* _THE PROBLEM_: Every record must be repeated exactly, with no omission.

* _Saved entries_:
· · · ·

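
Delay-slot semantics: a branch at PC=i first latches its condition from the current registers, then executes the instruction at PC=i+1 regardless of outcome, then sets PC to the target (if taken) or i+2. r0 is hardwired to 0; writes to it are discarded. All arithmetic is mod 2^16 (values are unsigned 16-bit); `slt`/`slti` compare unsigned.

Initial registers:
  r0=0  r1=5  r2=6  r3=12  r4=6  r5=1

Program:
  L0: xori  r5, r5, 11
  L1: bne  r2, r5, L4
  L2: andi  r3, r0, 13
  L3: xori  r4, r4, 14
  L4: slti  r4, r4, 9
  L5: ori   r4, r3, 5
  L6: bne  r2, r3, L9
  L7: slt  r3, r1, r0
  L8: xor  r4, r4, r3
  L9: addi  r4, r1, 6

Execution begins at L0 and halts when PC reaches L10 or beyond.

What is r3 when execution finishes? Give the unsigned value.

#0 xori  r5, r5, 11 ; 0/5/6/12/6/10
#1 bne  r2, r5, L4 ; 0/5/6/12/6/10 ; →target
#2 andi  r3, r0, 13 ; 0/5/6/0/6/10
#4 slti  r4, r4, 9 ; 0/5/6/0/1/10
#5 ori   r4, r3, 5 ; 0/5/6/0/5/10
#6 bne  r2, r3, L9 ; 0/5/6/0/5/10 ; →target
#7 slt  r3, r1, r0 ; 0/5/6/0/5/10
#9 addi  r4, r1, 6 ; 0/5/6/0/11/10

0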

· · · ·

* _WRITTEN SOLUTION_:
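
Delay-slot semantics: a branch at PC=i first latches its condition from the current registers, then executes the instruction at PC=i+1 regardless of outcome, then sets PC to the target (if taken) or i+2. r0 is hardwired to 0; writes to it are discarded. All arithmetic is mod 2^16 (values are unsigned 16-bit); `slt`/`slti` compare unsigned.

Initial registers:
  r0=0  r1=5  r2=6  r3=12  r4=6  r5=1

Program:
  L0: xori  r5, r5, 11
  L1: bne  r2, r5, L4
  L2: andi  r3, r0, 13
  L3: xori  r4, r4, 14
  L4: slti  r4, r4, 9
  L5: ori   r4, r3, 5
  L6: bne  r2, r3, L9
  L7: slt  r3, r1, r0
  L8: xor  r4, r4, r3
  L9: addi  r4, r1, 6

Execution begins at L0 and halts when PC reaches L10 or beyond.

What is r3 when execution finishes? Give the unsigned value.

#0 xori  r5, r5, 11 ; 0/5/6/12/6/10
#1 bne  r2, r5, L4 ; 0/5/6/12/6/10 ; →target
#2 andi  r3, r0, 13 ; 0/5/6/0/6/10
#4 slti  r4, r4, 9 ; 0/5/6/0/1/10
#5 ori   r4, r3, 5 ; 0/5/6/0/5/10
#6 bne  r2, r3, L9 ; 0/5/6/0/5/10 ; →target
#7 slt  r3, r1, r0 ; 0/5/6/0/5/10
#9 addi  r4, r1, 6 ; 0/5/6/0/11/10

0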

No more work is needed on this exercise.